[ABOUT THIS TASK]:
Only an exact reprint of all the data is acceptable.
***** RECORDS FOR THE TASK
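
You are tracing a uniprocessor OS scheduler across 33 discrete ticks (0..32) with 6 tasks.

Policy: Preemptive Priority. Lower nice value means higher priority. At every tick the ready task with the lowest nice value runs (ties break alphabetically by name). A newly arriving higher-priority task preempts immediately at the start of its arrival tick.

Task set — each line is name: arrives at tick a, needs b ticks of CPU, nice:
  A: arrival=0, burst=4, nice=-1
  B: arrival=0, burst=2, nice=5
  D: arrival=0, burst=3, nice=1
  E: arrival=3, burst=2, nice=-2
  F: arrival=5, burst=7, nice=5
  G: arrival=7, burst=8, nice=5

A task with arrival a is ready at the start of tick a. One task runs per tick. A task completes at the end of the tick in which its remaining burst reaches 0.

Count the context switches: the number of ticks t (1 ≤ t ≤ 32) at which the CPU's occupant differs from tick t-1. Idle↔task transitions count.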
**********
[WRITTEN SOLUTION]:
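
You are tracing a uniprocessor OS scheduler across 33 discrete ticks (0..32) with 6 tasks.

Policy: Preemptive Priority. Lower nice value means higher priority. At every tick the ready task with the lowest nice value runs (ties break alphabetically by name). A newly arriving higher-priority task preempts immediately at the start of its arrival tick.

Task set — each line is name: arrives at tick a, needs b ticks of CPU, nice:
  A: arrival=0, burst=4, nice=-1
  B: arrival=0, burst=2, nice=5
  D: arrival=0, burst=3, nice=1
  E: arrival=3, burst=2, nice=-2
  F: arrival=5, burst=7, nice=5
  G: arrival=7, burst=8, nice=5

A task with arrival a is ready at the start of tick a. One task runs per tick. A task completes at the end of the tick in which its remaining burst reaches 0.

Count the context switches: the number of ticks t (1 ≤ t ≤ 32) at which the CPU's occupant differs from tick t-1. Idle↔task transitions count.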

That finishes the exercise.